# [DATA RECORDS]
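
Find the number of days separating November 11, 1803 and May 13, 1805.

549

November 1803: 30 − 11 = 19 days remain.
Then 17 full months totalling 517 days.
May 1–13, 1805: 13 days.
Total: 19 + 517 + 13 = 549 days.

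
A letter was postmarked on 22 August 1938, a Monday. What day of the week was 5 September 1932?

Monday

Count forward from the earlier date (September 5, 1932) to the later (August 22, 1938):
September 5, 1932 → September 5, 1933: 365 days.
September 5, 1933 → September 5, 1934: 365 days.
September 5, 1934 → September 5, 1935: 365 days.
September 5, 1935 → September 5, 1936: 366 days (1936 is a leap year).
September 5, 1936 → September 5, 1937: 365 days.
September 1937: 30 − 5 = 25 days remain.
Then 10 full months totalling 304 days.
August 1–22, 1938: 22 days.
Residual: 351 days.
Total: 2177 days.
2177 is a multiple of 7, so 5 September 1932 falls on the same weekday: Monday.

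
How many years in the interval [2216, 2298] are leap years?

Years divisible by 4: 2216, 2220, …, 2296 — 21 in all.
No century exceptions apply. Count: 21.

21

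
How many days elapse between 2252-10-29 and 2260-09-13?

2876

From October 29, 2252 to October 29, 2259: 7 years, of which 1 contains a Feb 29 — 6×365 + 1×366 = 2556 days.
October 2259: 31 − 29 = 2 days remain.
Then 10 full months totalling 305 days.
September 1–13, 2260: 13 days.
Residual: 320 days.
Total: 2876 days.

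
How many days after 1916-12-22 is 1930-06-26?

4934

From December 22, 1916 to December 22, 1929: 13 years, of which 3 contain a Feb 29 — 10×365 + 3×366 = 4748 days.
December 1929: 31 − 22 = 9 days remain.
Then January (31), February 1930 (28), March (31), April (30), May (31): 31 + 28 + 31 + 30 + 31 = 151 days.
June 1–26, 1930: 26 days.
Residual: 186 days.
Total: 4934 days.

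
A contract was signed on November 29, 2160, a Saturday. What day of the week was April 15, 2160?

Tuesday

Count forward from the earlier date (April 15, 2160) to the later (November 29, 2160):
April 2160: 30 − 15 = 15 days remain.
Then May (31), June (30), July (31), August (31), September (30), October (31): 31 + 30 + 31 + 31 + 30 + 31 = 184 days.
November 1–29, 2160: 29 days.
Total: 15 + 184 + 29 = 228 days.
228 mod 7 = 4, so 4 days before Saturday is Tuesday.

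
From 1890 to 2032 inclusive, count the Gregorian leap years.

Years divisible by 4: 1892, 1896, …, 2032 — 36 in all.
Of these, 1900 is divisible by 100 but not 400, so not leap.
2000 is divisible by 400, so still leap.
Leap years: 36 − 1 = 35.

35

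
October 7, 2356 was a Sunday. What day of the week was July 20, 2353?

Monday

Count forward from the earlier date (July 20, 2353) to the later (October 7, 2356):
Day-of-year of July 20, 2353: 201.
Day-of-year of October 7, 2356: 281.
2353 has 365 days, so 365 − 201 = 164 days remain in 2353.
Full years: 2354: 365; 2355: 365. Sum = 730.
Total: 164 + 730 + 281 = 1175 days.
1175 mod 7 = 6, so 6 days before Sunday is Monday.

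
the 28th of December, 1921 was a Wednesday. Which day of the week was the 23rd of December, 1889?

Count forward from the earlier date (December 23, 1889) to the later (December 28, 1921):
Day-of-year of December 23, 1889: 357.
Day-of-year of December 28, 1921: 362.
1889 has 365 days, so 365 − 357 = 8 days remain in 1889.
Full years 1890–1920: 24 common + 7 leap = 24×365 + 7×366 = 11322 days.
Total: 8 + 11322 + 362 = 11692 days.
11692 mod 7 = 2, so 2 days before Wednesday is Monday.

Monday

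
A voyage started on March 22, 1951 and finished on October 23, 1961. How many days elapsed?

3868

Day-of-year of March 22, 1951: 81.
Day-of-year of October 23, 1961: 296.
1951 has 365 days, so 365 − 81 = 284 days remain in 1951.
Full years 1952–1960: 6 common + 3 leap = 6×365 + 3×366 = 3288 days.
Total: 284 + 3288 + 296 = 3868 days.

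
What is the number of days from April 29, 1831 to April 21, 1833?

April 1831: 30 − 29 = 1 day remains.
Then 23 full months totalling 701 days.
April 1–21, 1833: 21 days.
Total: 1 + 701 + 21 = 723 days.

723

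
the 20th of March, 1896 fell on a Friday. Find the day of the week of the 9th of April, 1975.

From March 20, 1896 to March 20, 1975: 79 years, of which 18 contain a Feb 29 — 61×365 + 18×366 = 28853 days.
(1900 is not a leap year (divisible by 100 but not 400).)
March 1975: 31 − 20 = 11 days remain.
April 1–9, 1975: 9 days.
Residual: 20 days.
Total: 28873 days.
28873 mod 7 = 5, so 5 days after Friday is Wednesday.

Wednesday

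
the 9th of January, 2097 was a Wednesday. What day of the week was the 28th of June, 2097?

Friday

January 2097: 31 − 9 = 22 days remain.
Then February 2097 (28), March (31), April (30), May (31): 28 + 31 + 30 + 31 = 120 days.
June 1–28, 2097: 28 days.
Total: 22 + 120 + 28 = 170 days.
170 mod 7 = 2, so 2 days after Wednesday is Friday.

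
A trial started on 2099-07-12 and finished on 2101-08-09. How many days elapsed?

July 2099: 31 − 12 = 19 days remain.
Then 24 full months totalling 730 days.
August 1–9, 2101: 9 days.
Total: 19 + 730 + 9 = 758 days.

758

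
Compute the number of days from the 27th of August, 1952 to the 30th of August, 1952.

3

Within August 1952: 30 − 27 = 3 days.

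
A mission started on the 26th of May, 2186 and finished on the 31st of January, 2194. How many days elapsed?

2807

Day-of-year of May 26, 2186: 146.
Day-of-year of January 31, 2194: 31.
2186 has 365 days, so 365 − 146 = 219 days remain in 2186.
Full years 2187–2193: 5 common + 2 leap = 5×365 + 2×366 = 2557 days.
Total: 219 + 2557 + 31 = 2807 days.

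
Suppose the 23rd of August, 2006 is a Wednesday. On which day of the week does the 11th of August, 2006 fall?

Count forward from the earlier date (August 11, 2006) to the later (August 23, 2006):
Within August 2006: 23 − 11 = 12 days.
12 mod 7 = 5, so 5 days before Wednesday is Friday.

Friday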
---
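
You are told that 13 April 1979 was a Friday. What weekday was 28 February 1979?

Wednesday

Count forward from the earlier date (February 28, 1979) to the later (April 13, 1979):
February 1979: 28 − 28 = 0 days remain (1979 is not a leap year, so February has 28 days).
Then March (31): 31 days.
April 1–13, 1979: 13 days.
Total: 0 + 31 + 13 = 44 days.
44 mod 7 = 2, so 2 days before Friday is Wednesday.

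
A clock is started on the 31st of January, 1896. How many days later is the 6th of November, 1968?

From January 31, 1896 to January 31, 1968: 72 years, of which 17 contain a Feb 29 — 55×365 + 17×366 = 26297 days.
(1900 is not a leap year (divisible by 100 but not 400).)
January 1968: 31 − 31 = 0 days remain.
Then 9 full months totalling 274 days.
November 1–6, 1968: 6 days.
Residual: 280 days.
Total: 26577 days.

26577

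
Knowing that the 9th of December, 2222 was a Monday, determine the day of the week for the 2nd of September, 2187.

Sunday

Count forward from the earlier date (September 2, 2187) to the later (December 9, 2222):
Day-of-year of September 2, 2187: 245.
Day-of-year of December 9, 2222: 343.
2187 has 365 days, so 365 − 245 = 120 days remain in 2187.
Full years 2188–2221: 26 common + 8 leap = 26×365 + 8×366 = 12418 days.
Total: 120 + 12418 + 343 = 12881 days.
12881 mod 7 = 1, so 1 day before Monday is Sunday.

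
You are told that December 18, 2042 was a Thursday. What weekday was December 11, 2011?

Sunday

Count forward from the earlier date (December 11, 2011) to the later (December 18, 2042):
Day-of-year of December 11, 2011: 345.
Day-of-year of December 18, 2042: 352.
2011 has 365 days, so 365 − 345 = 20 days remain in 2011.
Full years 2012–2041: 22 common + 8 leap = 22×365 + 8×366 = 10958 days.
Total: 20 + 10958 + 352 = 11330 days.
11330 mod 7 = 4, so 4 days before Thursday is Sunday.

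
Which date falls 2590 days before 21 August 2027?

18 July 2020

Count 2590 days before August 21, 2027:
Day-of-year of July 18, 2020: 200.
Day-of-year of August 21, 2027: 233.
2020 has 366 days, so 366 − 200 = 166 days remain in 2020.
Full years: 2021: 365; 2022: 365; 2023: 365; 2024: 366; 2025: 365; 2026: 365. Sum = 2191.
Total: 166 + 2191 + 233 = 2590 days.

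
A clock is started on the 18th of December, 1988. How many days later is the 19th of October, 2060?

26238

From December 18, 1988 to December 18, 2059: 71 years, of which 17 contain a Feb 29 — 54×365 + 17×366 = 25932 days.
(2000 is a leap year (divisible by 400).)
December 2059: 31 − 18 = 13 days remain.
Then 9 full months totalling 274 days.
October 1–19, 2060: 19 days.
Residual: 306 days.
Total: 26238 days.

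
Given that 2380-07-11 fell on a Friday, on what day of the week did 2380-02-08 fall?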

# [INSTRUCTIONS TO FOLLOW]
Look above for the line holding "Knowing that the", then set down exactly that line and every line after it up to and including the line holding "Given that 2380-07-11", with nothing else.

# [SOLUTION BELOW]
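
Knowing that the 9th of December, 2222 was a Monday, determine the day of the week for the 2nd of September, 2187.

Sunday

Count forward from the earlier date (September 2, 2187) to the later (December 9, 2222):
Day-of-year of September 2, 2187: 245.
Day-of-year of December 9, 2222: 343.
2187 has 365 days, so 365 − 245 = 120 days remain in 2187.
Full years 2188–2221: 26 common + 8 leap = 26×365 + 8×366 = 12418 days.
Total: 120 + 12418 + 343 = 12881 days.
12881 mod 7 = 1, so 1 day before Monday is Sunday.

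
You are told that December 18, 2042 was a Thursday. What weekday was December 11, 2011?

Sunday

Count forward from the earlier date (December 11, 2011) to the later (December 18, 2042):
Day-of-year of December 11, 2011: 345.
Day-of-year of December 18, 2042: 352.
2011 has 365 days, so 365 − 345 = 20 days remain in 2011.
Full years 2012–2041: 22 common + 8 leap = 22×365 + 8×366 = 10958 days.
Total: 20 + 10958 + 352 = 11330 days.
11330 mod 7 = 4, so 4 days before Thursday is Sunday.

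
Which date falls 2590 days before 21 August 2027?

18 July 2020

Count 2590 days before August 21, 2027:
Day-of-year of July 18, 2020: 200.
Day-of-year of August 21, 2027: 233.
2020 has 366 days, so 366 − 200 = 166 days remain in 2020.
Full years: 2021: 365; 2022: 365; 2023: 365; 2024: 366; 2025: 365; 2026: 365. Sum = 2191.
Total: 166 + 2191 + 233 = 2590 days.

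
A clock is started on the 18th of December, 1988. How many days later is the 19th of October, 2060?

26238

From December 18, 1988 to December 18, 2059: 71 years, of which 17 contain a Feb 29 — 54×365 + 17×366 = 25932 days.
(2000 is a leap year (divisible by 400).)
December 2059: 31 − 18 = 13 days remain.
Then 9 full months totalling 274 days.
October 1–19, 2060: 19 days.
Residual: 306 days.
Total: 26238 days.

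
Given that 2380-07-11 fell on a Friday, on what day of the week did 2380-02-08 fall?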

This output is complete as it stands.